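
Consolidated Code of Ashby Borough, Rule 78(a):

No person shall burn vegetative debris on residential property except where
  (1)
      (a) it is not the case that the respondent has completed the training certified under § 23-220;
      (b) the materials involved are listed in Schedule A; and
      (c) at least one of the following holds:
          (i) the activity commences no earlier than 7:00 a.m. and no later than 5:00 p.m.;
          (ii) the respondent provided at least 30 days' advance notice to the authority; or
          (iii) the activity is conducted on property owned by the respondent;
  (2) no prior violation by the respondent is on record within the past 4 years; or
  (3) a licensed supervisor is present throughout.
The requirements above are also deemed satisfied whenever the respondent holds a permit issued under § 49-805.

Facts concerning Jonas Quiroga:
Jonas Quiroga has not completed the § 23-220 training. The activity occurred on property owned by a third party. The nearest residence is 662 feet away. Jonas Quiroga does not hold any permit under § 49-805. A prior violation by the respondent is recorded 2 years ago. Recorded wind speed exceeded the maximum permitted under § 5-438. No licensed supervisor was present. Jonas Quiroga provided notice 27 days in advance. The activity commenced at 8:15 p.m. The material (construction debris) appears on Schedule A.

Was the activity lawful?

(a) not (training certified) — met.
(b) Schedule A material — met.
(i) start within hours — not met.
(ii) ≥30 days' notice — not met.
(iii) own property — not satisfied.
(c) = F OR F OR F = false.
(1): T AND T AND F → false.
(2) no prior violation — not met.
(3) supervisor present — not met.
Overall = F OR F OR F = false.
Exception (holds permit) — not satisfied.
Result: main false OR exception false → false.

No — unlawful.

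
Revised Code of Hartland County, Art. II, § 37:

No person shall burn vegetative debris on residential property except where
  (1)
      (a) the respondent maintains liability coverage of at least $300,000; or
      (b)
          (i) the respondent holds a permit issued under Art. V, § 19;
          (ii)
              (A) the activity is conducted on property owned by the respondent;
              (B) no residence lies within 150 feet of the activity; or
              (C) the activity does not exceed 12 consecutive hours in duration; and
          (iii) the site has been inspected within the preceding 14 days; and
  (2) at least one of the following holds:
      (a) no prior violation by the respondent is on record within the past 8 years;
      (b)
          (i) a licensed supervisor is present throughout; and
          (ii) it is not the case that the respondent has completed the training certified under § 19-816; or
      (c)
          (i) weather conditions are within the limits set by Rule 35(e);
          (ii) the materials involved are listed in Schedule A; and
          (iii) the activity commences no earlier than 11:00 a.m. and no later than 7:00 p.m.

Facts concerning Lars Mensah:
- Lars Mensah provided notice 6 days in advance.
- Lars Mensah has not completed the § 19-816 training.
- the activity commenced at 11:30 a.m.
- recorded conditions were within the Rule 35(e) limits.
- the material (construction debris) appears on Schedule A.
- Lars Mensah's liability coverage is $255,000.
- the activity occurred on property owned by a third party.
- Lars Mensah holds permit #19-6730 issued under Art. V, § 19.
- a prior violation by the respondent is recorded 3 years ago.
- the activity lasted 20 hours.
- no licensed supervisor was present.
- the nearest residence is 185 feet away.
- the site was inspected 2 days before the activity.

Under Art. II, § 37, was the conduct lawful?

Yes — lawful.

(a) coverage ≥ $300,000 — not met.
(i) holds permit — satisfied.
(A) own property — fails.
(B) no residence in 150 ft — holds.
(C) ≤ 12 hrs duration — not satisfied.
(ii): F OR T OR F → true.
(iii) site inspected — met.
(b) = T AND T AND T = true.
(1) = F OR T = true.
(a) no prior violation — not satisfied.
(i) supervisor present — fails.
(ii) not (training certified) — met.
So (b) is not satisfied (F AND T).
(i) weather ok — satisfied.
(ii) Schedule A material — met.
(iii) start within hours — satisfied.
So (c) is satisfied (T AND T AND T).
(2) = F OR F OR T = true.
So Overall is satisfied (T AND T).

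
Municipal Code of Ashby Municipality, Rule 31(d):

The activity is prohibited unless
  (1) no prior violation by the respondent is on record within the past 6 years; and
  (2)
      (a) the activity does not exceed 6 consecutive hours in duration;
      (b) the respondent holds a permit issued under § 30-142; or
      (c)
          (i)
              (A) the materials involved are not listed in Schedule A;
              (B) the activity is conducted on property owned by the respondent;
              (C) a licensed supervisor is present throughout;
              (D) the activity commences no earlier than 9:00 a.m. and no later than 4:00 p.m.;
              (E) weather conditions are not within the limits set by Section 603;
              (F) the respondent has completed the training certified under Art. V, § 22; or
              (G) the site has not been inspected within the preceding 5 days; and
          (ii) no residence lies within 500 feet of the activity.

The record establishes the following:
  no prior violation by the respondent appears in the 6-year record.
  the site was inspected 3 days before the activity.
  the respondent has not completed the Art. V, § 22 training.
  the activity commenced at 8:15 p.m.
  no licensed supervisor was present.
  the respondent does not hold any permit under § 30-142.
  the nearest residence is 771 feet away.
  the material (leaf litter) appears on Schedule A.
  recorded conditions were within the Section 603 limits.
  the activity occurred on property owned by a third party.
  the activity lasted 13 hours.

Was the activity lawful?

(1) no prior violation — met.
(a) ≤ 6 hrs duration — fails.
(b) holds permit — not met.
(A) not (Schedule A material) — fails.
(B) own property — fails.
(C) supervisor present — not met.
(D) start within hours — fails.
(E) not (weather ok) — not met.
(F) training certified — not met.
(G) not (site inspected) — not met.
(i) = F OR F OR F OR F OR F OR F OR F = false.
(ii) no residence in 500 ft — holds.
So (c) is not satisfied (F AND T).
(2) = F OR F OR F = false.
Overall = T AND F = false.

No — unlawful.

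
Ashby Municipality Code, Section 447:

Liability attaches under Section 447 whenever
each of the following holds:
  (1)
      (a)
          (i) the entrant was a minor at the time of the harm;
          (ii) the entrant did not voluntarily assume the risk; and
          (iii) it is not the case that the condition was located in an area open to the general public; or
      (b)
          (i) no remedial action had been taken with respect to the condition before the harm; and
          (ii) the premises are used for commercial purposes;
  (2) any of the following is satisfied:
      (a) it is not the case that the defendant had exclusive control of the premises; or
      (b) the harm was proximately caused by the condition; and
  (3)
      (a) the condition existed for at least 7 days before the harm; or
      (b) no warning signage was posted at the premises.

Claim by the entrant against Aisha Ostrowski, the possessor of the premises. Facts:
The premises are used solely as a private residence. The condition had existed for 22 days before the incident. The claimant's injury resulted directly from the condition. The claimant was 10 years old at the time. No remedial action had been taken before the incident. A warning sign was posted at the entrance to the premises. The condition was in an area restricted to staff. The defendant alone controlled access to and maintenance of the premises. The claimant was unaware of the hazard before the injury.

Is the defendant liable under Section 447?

(i) entrant a minor — met.
(ii) no assumed risk — holds.
(iii) not (public area) — satisfied.
(a): T AND T AND T → true.
(i) no remedial action — met.
(ii) commercial use — not met.
(b) = T AND F = false.
So (1) is satisfied (T OR F).
(a) not (exclusive control) — fails.
(b) proximate cause — met.
(2): F OR T → true.
(a) condition ≥7 days old — holds.
(b) no signage posted — not met.
So (3) is satisfied (T OR F).
Overall: T AND T AND T → true.

Yes — liable.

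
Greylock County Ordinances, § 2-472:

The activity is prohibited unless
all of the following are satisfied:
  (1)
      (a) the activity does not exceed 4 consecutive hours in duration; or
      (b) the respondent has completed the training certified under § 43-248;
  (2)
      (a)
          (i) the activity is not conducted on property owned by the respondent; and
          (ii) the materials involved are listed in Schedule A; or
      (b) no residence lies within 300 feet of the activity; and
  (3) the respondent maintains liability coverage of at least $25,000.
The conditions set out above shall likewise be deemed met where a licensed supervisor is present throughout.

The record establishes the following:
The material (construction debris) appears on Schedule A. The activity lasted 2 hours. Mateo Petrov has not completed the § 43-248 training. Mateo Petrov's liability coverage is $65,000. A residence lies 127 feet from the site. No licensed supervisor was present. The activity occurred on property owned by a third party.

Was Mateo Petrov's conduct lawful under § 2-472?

Yes — lawful.

(a) ≤ 4 hrs duration — holds.
(b) training certified — not satisfied.
(1) = T OR F = true.
(i) not (own property) — holds.
(ii) Schedule A material — holds.
(a) = T AND T = true.
(b) no residence in 300 ft — not satisfied.
(2): T OR F → true.
(3) coverage ≥ $25,000 — satisfied.
Overall: T AND T AND T → true.
Exception (supervisor present) — not satisfied.
Result: main true OR exception false → true.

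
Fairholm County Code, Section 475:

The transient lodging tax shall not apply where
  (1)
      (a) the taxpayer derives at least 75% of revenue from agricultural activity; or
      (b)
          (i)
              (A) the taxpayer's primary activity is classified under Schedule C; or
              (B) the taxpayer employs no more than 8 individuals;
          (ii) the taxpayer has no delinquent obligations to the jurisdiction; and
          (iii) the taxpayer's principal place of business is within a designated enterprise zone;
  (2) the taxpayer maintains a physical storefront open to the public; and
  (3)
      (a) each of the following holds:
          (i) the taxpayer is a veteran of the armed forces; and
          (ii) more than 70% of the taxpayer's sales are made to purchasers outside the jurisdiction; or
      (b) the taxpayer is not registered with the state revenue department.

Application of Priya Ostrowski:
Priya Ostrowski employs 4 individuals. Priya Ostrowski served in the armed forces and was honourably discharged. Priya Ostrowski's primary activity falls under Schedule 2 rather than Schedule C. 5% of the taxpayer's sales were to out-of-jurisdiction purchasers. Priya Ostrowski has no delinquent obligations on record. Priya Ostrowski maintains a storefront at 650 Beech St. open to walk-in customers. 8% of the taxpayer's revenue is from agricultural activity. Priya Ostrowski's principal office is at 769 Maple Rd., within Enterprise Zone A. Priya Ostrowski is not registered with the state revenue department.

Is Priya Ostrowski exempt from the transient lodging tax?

(a) ≥75% agricultural — not satisfied.
(A) Schedule C activity — fails.
(B) ≤ 8 employees — satisfied.
So (i) is satisfied (F OR T).
(ii) no delinquency — met.
(iii) in enterprise zone — met.
So (b) is satisfied (T AND T AND T).
(1) = F OR T = true.
(2) has storefront — holds.
(i) veteran — met.
(ii) >70% out-of-jur. sales — fails.
(a): T AND F → false.
(b) not (state-registered) — satisfied.
(3): F OR T → true.
Overall = T AND T AND T = true.

Yes — exempt.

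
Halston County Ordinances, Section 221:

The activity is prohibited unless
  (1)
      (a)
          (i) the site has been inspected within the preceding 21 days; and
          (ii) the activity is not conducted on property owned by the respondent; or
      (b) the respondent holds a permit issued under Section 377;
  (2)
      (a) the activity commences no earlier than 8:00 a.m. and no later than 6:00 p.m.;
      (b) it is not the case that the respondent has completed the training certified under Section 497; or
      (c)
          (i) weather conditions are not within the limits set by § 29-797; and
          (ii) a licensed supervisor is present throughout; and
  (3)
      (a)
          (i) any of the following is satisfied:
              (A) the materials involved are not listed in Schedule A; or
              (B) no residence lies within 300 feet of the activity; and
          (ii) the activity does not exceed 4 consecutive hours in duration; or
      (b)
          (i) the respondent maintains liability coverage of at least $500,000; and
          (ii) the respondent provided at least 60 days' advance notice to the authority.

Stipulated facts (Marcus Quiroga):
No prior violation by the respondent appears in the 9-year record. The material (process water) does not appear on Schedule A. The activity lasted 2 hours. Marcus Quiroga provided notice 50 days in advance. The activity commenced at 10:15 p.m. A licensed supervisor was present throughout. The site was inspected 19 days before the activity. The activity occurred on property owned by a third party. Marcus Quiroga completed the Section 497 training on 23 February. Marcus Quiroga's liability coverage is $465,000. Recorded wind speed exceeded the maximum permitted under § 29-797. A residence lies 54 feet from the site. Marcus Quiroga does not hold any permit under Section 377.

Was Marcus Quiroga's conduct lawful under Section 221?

Yes — lawful.

(i) site inspected — holds.
(ii) not (own property) — met.
So (a) is satisfied (T AND T).
(b) holds permit — fails.
(1) = T OR F = true.
(a) start within hours — not satisfied.
(b) not (training certified) — not satisfied.
(i) not (weather ok) — satisfied.
(ii) supervisor present — holds.
So (c) is satisfied (T AND T).
So (2) is satisfied (F OR F OR T).
(A) not (Schedule A material) — met.
(B) no residence in 300 ft — not satisfied.
So (i) is satisfied (T OR F).
(ii) ≤ 4 hrs duration — holds.
(a): T AND T → true.
(i) coverage ≥ $500,000 — fails.
(ii) ≥60 days' notice — fails.
So (b) is not satisfied (F AND F).
(3) = T OR F = true.
So Overall is satisfied (T AND T AND T).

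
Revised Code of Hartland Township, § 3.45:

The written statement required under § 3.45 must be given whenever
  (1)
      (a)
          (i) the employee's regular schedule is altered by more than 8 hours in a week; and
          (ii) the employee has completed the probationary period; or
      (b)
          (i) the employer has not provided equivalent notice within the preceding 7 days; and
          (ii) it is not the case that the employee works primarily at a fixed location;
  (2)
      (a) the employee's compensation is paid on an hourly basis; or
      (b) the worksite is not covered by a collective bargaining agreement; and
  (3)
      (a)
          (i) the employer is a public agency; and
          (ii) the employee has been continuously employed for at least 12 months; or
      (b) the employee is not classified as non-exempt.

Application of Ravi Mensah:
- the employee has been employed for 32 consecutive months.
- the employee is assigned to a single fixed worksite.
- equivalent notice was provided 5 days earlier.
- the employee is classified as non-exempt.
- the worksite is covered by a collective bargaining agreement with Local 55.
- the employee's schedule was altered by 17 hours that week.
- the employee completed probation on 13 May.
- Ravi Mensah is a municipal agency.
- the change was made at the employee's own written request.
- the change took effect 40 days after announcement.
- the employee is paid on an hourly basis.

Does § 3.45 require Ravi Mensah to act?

Yes — required.

(i) schedule shift > 8h — met.
(ii) past probation — holds.
(a): T AND T → true.
(i) no recent notice — not satisfied.
(ii) not (fixed location) — not satisfied.
So (b) is not satisfied (F AND F).
So (1) is satisfied (T OR F).
(a) hourly-paid — met.
(b) no CBA — not satisfied.
(2) = T OR F = true.
(i) public agency — holds.
(ii) tenure ≥ 12 mo. — satisfied.
(a): T AND T → true.
(b) not (non-exempt) — fails.
(3): T OR F → true.
So Overall is satisfied (T AND T AND T).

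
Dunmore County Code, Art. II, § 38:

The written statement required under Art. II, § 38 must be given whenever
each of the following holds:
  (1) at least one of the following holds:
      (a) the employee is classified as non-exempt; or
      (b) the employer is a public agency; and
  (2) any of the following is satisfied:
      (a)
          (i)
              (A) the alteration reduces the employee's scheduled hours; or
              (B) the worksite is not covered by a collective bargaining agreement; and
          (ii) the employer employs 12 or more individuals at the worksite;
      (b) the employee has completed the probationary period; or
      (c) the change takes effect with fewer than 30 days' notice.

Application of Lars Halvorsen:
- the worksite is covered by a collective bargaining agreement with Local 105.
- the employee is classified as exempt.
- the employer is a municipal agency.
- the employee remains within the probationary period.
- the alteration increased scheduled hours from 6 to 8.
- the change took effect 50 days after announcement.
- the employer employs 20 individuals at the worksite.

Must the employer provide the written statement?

No — not required.

(a) non-exempt — fails.
(b) public agency — holds.
So (1) is satisfied (F OR T).
(A) hours reduced — not met.
(B) no CBA — not satisfied.
So (i) is not satisfied (F OR F).
(ii) ≥ 12 at site — met.
So (a) is not satisfied (F AND T).
(b) past probation — not met.
(c) < 30 days' notice — not met.
(2) = F OR F OR F = false.
Overall = T AND F = false.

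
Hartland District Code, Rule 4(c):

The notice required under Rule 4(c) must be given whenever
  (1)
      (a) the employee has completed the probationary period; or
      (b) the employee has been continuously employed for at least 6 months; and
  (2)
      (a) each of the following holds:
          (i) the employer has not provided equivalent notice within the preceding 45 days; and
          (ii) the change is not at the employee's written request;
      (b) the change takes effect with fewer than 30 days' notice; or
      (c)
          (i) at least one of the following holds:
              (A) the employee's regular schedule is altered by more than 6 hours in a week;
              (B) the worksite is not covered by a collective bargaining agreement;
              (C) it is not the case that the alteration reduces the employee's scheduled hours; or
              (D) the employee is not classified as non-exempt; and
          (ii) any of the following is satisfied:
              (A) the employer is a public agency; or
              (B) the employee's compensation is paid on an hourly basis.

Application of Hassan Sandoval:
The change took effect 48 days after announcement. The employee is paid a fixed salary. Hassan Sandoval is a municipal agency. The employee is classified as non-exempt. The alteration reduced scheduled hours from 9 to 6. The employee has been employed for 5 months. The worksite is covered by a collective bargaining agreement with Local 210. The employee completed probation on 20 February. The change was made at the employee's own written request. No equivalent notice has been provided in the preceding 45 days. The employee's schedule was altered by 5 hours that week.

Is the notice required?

(a) past probation — met.
(b) tenure ≥ 6 mo. — not satisfied.
(1) = T OR F = true.
(i) no recent notice — holds.
(ii) not employee-requested — not satisfied.
(a) = T AND F = false.
(b) < 30 days' notice — not satisfied.
(A) schedule shift > 6h — fails.
(B) no CBA — fails.
(C) not (hours reduced) — not met.
(D) not (non-exempt) — not met.
(i): F OR F OR F OR F → false.
(A) public agency — satisfied.
(B) hourly-paid — not met.
(ii) = T OR F = true.
So (c) is not satisfied (F AND T).
(2) = F OR F OR F = false.
So Overall is not satisfied (T AND F).

No — not required.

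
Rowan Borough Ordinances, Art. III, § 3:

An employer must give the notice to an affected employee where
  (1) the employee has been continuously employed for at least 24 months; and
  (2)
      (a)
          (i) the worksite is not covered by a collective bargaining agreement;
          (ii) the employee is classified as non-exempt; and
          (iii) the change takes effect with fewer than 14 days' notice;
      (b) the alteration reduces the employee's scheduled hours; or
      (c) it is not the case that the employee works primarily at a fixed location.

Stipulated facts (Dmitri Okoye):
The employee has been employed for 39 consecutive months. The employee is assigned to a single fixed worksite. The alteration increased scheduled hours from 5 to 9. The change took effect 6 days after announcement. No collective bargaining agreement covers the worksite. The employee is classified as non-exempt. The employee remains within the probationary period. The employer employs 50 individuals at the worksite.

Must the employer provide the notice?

Yes — required.

(1) tenure ≥ 24 mo. — holds.
(i) no CBA — satisfied.
(ii) non-exempt — met.
(iii) < 14 days' notice — holds.
So (a) is satisfied (T AND T AND T).
(b) hours reduced — not met.
(c) not (fixed location) — fails.
(2) = T OR F OR F = true.
Overall = T AND T = true.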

**Your task**:
Going through the listing above, tally the lines that contain the word "listed" and report the total alone.

**Written reply**:
5